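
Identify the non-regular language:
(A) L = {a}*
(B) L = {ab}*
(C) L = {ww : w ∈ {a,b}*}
(C) {ww : w ∈ {a,b}*}

(C) L = {ww : w ∈ {a,b}*} is NOT regular.

The pumping lemma can be used to prove this:
After pumping, the two halves no longer match

The other languages are regular because they can be recognized by finite automata.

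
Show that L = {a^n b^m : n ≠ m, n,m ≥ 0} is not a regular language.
Assume for contradiction that L is regular, and let p ≥ 1 be the pumping length given by the pumping lemma.
Choose s = a^p b^(p + p!). Then s ∈ L because p ≠ p + p! (as p! ≥ 1), and |s| ≥ p.
By the pumping lemma, s = xyz for some x, y, z with |xy| ≤ p, |y| ≥ 1, and xy^i z ∈ L for every i ≥ 0.
Since |xy| ≤ p and the first p symbols of s are all a's, y = a^k for some k with 1 ≤ k ≤ p.
For every i ≥ 0, xy^i z = a^(p + (i − 1)k) b^(p + p!).

Because 1 ≤ k ≤ p, k divides p!. Let t = p!/k (a positive integer) and take i = t + 1.
Then the number of a's is p + tk = p + p!, which equals the number of b's.
So xy^(t+1) z = a^(p + p!) b^(p + p!) has equally many a's and b's and is NOT in L.

This contradicts the pumping lemma, which requires xy^i z ∈ L for all i ≥ 0.
Hence L = {a^n b^m : n ≠ m, n,m ≥ 0} is not regular. ∎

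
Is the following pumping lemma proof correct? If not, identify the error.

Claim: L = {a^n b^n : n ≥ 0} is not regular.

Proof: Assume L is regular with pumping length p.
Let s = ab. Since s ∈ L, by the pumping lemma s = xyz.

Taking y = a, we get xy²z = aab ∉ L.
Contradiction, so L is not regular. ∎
The proof is INCORRECT.

Error: The string s = ab may be shorter than p.
The pumping lemma only applies to strings with |s| ≥ p, and p is not under our control.
We must choose s in terms of p, e.g. s = a^p b^p, to ensure |s| ≥ p.
(The proof also fixes one particular y; a valid argument must handle every decomposition with |xy| ≤ p and |y| ≥ 1 — for s = a^p b^p this forces y = a^k, and then xy²z = a^(p+k) b^p ∉ L.)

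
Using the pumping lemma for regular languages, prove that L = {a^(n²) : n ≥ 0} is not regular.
Assume for contradiction that L is regular, and let p ≥ 1 be the pumping length given by the pumping lemma.
Choose s = a^(p²). Then s ∈ L and |s| = p² ≥ p.
By the pumping lemma, s = xyz for some x, y, z with |xy| ≤ p, |y| ≥ 1, and xy^i z ∈ L for every i ≥ 0.
Here y = a^k for some k with 1 ≤ k ≤ |xy| ≤ p.

Take i = 2: |xy²z| = p² + k.
Now p² < p² + k ≤ p² + p < p² + 2p + 1 = (p + 1)².
So |xy²z| lies strictly between the consecutive squares p² and (p + 1)², hence is not a perfect square, and xy²z ∉ L.

This contradicts the pumping lemma, which requires xy^i z ∈ L for all i ≥ 0.
Hence L = {a^(n²) : n ≥ 0} is not regular. ∎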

===============

Description of the task:
Would you output, from the records above, exactly the run of lines that starts at the line containing "Proof: Assume L" and ends at the line containing "Taking y = a, we get xy²z = aab ∉ L.", and only that run?

Written solution:
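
Proof: Assume L is regular with pumping length p.
Let s = ab. Since s ∈ L, by the pumping lemma s = xyz.

Taking y = a, we get xy²z = aab ∉ L.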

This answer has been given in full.